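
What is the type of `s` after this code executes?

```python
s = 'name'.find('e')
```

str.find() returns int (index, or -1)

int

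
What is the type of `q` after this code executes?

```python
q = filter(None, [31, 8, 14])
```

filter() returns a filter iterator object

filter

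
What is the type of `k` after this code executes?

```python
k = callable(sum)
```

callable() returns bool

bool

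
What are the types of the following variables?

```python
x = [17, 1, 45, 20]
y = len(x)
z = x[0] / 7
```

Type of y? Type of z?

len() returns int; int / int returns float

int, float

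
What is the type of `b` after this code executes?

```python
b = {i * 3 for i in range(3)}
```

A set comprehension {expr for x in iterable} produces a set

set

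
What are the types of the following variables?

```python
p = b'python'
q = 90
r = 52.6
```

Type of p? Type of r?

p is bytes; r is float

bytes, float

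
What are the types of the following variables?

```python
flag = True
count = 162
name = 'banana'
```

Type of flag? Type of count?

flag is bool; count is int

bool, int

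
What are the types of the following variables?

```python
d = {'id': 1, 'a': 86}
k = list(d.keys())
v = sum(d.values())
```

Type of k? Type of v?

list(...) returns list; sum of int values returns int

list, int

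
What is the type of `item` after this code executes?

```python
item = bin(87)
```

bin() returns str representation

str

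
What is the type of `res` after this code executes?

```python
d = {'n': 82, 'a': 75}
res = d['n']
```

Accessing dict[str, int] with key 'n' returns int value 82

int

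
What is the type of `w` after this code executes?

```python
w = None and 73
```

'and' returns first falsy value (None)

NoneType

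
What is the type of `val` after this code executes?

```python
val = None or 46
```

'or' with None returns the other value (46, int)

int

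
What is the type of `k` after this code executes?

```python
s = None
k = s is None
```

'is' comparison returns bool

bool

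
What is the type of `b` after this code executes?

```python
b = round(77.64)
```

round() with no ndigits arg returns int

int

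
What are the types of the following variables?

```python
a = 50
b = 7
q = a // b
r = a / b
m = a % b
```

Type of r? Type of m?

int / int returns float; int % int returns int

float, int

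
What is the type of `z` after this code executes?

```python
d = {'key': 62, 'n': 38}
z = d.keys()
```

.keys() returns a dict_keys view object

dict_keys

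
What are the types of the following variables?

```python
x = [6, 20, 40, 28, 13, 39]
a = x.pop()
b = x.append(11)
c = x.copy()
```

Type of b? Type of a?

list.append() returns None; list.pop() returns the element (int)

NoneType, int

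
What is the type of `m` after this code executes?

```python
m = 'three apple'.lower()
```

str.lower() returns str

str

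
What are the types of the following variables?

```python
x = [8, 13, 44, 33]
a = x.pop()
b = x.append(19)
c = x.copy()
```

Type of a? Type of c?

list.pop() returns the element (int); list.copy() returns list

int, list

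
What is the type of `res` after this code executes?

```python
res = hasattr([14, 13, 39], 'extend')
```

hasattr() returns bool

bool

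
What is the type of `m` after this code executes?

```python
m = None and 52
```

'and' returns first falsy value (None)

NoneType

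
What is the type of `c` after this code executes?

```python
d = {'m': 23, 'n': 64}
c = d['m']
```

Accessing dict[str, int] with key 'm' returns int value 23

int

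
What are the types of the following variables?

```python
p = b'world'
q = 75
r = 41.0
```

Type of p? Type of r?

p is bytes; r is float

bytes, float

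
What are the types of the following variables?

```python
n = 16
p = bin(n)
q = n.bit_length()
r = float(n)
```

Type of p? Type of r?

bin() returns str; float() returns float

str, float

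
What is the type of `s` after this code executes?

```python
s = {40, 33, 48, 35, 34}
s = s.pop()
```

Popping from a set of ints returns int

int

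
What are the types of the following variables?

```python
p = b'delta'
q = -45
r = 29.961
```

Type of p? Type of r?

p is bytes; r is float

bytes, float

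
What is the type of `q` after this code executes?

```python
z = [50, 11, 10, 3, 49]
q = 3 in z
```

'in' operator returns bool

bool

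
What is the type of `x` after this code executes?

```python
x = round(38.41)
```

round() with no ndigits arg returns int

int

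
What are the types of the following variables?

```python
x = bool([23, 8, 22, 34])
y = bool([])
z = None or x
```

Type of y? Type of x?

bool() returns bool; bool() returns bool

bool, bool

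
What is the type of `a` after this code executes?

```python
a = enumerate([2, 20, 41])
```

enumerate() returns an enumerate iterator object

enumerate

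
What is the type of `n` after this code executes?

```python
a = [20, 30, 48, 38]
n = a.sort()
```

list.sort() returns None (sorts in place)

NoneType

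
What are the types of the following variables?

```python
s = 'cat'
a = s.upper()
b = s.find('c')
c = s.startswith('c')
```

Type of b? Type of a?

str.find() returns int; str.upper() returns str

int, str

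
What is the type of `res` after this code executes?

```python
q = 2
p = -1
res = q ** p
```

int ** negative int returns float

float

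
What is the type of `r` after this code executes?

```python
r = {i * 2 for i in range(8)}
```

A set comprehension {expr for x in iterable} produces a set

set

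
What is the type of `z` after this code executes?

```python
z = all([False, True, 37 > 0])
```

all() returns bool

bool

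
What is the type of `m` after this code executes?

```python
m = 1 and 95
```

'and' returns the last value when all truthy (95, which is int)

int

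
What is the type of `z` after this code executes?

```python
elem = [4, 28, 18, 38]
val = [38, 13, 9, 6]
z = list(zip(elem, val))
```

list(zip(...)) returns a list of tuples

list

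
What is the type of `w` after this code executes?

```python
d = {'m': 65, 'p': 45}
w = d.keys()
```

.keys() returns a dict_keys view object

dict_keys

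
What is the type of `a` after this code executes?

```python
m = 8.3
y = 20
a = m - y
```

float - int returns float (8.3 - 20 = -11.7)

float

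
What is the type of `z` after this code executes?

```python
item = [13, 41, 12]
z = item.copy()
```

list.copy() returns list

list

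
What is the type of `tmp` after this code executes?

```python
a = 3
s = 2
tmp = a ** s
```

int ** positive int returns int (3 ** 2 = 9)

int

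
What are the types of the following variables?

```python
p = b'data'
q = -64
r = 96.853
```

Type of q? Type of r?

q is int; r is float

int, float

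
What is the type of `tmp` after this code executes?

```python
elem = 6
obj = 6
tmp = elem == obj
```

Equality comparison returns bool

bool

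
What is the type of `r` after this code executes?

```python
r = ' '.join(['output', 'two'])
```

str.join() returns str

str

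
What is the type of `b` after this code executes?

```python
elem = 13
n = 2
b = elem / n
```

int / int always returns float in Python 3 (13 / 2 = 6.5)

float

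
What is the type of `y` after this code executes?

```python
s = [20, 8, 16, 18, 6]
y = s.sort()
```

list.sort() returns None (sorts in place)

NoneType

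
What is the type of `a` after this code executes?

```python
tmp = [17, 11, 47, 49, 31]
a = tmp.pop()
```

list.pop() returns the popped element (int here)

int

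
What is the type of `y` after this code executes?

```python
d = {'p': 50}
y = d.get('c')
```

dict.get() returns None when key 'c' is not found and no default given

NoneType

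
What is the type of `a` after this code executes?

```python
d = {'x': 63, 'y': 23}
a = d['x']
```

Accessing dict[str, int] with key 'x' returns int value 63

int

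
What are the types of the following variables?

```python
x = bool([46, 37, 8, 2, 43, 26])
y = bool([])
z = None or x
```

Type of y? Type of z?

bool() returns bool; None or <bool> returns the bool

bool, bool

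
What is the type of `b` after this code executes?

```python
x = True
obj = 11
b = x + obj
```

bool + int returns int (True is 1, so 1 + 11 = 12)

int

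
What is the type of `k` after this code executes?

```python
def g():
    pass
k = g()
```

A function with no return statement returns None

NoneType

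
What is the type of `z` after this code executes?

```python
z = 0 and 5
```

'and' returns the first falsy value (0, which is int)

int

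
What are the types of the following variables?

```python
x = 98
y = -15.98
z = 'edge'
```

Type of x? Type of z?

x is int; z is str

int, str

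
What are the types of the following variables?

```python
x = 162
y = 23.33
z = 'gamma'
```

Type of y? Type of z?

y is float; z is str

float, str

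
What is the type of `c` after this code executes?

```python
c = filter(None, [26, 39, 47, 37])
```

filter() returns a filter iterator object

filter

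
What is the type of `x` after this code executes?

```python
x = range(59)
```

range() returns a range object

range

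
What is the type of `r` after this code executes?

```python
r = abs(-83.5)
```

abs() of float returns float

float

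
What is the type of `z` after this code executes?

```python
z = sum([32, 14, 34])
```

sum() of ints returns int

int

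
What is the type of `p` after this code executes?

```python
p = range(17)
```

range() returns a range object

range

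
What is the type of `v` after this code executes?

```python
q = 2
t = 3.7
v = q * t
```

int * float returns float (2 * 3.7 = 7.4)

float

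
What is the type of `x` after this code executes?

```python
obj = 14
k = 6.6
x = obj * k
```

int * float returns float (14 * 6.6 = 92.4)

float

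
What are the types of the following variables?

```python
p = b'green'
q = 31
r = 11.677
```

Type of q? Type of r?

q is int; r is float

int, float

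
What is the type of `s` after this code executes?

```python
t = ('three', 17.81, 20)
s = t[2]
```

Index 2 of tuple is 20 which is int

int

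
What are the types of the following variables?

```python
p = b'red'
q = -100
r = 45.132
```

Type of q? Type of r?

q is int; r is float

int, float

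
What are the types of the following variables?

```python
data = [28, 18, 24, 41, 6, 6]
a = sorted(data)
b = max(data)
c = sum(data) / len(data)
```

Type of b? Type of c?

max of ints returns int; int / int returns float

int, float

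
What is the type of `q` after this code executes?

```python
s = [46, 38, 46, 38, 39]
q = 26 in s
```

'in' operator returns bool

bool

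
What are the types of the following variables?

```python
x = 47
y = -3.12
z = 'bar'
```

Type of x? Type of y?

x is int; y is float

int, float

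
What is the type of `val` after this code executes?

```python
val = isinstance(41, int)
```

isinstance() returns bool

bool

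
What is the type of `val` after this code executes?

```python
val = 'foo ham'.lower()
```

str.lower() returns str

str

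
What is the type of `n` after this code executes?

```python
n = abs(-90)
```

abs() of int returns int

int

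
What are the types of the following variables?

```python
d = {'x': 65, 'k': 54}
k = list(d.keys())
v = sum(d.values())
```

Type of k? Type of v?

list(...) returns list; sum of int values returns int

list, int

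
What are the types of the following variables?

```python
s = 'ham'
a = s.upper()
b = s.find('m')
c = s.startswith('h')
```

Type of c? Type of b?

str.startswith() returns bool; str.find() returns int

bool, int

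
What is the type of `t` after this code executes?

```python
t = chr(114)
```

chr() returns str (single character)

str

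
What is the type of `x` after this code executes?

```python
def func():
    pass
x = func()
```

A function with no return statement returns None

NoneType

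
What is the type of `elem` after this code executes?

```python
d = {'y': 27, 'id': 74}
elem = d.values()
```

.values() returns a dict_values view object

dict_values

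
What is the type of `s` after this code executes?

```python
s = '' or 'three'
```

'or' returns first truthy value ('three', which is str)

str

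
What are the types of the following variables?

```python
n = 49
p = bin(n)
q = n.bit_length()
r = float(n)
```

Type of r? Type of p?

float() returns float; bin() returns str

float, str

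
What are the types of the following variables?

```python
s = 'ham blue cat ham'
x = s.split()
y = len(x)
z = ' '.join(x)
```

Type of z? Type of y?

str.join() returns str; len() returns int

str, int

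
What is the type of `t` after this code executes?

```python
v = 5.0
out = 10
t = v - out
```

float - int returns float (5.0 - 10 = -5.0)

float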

::::::::

* Goal of the exercise:
Please copy out each line of the material that contains the string "data".

* Completed exercise:
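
p = b'data'
data = [28, 18, 24, 41, 6, 6]
a = sorted(data)
b = max(data)
c = sum(data) / len(data)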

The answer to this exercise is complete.